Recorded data
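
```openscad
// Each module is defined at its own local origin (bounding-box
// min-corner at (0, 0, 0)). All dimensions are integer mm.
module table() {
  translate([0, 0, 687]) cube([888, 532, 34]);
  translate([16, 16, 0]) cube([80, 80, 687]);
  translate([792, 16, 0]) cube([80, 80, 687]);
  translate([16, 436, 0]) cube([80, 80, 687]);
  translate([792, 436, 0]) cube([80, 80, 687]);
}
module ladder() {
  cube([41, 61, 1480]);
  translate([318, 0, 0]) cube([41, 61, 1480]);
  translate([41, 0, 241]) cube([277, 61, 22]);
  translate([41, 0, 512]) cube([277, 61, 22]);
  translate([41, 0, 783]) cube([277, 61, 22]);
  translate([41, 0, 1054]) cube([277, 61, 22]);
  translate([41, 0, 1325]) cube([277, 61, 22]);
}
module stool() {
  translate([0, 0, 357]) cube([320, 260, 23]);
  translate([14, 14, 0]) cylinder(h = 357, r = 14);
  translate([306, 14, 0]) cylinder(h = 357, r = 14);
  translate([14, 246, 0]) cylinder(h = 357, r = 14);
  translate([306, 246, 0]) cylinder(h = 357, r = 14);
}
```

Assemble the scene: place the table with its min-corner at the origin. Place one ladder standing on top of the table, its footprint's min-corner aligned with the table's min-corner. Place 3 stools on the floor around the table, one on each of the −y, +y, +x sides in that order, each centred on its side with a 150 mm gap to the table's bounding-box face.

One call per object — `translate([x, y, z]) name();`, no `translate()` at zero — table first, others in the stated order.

table();
translate([0, 0, 721]) ladder();
translate([284, -410, 0]) stool();
translate([284, 682, 0]) stool();
translate([1038, 136, 0]) stool();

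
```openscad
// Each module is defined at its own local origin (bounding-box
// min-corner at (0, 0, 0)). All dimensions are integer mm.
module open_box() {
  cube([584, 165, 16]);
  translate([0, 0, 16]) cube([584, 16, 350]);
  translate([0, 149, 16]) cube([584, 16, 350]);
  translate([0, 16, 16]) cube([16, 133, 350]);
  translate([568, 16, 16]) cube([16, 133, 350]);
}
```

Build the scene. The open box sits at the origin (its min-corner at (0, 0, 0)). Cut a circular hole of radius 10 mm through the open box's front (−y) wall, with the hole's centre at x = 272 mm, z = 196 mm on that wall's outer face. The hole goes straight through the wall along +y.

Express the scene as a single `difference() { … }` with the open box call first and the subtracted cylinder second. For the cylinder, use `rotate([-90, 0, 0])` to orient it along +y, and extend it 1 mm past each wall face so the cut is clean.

difference() {
  open_box();
  translate([272, -1, 196]) rotate([-90, 0, 0]) cylinder(h = 18, r = 10);
}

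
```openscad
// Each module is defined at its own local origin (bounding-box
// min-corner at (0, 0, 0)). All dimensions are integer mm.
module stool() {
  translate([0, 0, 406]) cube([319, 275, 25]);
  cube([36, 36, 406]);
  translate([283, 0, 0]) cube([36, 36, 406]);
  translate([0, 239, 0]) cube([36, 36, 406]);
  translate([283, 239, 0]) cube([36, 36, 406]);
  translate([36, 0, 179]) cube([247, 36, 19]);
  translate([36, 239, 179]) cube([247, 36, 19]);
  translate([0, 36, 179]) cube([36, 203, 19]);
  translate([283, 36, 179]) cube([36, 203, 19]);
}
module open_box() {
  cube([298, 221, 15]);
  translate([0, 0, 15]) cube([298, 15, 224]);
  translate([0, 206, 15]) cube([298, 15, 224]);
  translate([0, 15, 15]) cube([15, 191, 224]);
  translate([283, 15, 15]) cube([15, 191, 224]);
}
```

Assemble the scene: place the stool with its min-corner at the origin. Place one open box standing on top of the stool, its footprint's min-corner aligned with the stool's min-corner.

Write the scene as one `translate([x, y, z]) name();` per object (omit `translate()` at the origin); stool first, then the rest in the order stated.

stool();
translate([0, 0, 431]) open_box();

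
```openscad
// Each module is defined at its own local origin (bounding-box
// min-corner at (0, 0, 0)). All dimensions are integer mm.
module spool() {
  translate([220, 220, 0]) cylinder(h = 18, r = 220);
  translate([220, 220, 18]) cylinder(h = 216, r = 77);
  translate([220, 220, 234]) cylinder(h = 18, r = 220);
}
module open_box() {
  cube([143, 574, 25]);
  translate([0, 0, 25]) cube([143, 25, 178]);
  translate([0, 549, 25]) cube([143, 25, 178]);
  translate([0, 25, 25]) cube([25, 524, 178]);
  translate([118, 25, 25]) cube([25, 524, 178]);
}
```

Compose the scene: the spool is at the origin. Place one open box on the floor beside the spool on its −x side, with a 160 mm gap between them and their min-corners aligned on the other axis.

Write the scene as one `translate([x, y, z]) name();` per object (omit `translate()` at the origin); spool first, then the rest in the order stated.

spool();
translate([-303, 0, 0]) open_box();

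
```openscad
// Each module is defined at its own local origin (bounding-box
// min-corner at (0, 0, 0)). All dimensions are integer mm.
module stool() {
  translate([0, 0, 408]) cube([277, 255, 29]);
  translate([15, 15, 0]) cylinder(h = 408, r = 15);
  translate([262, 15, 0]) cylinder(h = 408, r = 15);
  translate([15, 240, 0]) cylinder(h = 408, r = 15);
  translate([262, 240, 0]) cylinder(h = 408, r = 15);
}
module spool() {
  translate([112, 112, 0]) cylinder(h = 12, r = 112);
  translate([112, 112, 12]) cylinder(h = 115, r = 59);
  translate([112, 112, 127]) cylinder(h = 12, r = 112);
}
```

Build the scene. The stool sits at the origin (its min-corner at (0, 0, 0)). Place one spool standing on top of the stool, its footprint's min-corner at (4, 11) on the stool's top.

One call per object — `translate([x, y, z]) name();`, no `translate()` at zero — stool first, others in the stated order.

stool();
translate([4, 11, 437]) spool();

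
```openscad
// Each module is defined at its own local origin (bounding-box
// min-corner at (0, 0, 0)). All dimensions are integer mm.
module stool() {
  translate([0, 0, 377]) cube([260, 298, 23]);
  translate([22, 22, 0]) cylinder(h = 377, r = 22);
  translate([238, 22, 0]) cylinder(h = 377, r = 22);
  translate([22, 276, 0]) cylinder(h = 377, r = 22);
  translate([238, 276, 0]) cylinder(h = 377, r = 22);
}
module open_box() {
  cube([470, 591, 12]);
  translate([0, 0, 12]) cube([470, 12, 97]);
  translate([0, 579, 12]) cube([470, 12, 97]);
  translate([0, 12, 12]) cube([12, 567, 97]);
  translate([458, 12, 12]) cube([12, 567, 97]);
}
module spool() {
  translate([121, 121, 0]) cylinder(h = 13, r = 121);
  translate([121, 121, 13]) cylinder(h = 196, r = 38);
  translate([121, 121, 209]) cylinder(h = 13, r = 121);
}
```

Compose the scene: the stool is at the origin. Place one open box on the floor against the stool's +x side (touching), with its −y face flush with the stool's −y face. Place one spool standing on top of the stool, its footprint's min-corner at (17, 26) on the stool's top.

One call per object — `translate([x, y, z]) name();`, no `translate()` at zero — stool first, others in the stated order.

stool();
translate([260, 0, 0]) open_box();
translate([17, 26, 400]) spool();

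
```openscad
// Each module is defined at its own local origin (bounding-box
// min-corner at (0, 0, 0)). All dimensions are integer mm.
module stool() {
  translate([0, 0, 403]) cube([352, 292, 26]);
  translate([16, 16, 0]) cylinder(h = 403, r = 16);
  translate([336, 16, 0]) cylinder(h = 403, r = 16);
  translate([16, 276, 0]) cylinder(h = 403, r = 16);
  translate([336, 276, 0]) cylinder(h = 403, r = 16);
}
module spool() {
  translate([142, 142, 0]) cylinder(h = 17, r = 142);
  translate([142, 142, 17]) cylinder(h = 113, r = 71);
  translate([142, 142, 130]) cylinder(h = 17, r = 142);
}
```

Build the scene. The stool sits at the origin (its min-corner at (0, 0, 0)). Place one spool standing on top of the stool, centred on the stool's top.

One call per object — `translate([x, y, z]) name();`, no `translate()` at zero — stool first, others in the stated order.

stool();
translate([34, 4, 429]) spool();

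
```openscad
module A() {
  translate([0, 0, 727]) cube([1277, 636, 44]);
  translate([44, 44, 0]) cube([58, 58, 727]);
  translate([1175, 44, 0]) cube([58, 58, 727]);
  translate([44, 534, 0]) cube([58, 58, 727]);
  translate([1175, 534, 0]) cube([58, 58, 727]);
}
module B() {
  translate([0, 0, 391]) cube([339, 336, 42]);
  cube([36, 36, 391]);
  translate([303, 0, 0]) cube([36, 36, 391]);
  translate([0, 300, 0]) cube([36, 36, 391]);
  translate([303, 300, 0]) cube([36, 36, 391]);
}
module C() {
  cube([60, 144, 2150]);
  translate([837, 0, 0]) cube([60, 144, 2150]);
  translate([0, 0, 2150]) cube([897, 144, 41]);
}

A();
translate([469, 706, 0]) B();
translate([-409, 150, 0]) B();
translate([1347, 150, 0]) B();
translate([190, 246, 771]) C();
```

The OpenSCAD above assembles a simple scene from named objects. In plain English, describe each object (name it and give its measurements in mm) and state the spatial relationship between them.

A is a rectangular dining table. The top is 1277×636×44 mm with its upper surface at z = 771 mm. It stands on four 58×58 mm square legs, each inset 44 mm from the nearest pair of top edges, running from the floor to the underside of the top.

B is a simple wooden stool: a rectangular seat 339 mm (x) by 336 mm (y), 42 mm thick, top face at z = 433 mm, on four square legs, each 36×36 mm in cross-section. The legs rest on z = 0, each flush with a corner of the seat.

C is a door frame. The clear opening is 777 mm wide and 2150 mm high. Two 60 mm wide jambs, 144 mm deep, stand either side of the opening from the floor to the top of the opening. A 41 mm thick head sits across the top of both jambs, spanning the full outside width of the frame.

Three stools sit around the table at the +y, −x, +x sides. The door frame is on top of the table, centred.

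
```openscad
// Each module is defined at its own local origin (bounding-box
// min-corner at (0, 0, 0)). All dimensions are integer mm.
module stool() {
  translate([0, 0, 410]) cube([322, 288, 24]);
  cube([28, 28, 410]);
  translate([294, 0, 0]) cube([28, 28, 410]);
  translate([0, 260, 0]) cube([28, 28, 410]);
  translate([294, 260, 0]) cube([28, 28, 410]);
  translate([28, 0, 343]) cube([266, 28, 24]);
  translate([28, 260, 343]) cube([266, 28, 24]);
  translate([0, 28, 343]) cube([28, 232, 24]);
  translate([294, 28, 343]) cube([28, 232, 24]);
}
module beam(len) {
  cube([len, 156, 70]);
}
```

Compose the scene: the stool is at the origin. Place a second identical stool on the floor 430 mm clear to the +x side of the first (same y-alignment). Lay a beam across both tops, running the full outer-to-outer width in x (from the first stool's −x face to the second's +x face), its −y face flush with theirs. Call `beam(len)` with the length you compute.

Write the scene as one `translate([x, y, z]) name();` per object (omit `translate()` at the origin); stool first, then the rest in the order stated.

stool();
translate([752, 0, 0]) stool();
translate([0, 0, 434]) beam(1074);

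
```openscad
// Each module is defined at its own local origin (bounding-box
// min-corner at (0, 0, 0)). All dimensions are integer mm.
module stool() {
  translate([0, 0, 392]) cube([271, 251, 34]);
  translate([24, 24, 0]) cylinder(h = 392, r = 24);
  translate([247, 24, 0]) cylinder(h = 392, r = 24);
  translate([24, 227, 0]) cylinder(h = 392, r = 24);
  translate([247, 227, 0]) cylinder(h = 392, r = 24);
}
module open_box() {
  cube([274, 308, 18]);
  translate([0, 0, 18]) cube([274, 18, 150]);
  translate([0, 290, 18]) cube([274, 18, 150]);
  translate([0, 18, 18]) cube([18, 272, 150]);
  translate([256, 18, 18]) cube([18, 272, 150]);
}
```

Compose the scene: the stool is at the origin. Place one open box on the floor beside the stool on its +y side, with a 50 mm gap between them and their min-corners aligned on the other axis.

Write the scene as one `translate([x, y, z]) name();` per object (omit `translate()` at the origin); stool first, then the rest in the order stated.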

▸ What you will do: From the entries above, copy each line that holds "outer".

▸ The completed task:
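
Build the scene. The open box sits at the origin (its min-corner at (0, 0, 0)). Cut a circular hole of radius 10 mm through the open box's front (−y) wall, with the hole's centre at x = 272 mm, z = 196 mm on that wall's outer face. The hole goes straight through the wall along +y.
Compose the scene: the stool is at the origin. Place a second identical stool on the floor 430 mm clear to the +x side of the first (same y-alignment). Lay a beam across both tops, running the full outer-to-outer width in x (from the first stool's −x face to the second's +x face), its −y face flush with theirs. Call `beam(len)` with the length you compute.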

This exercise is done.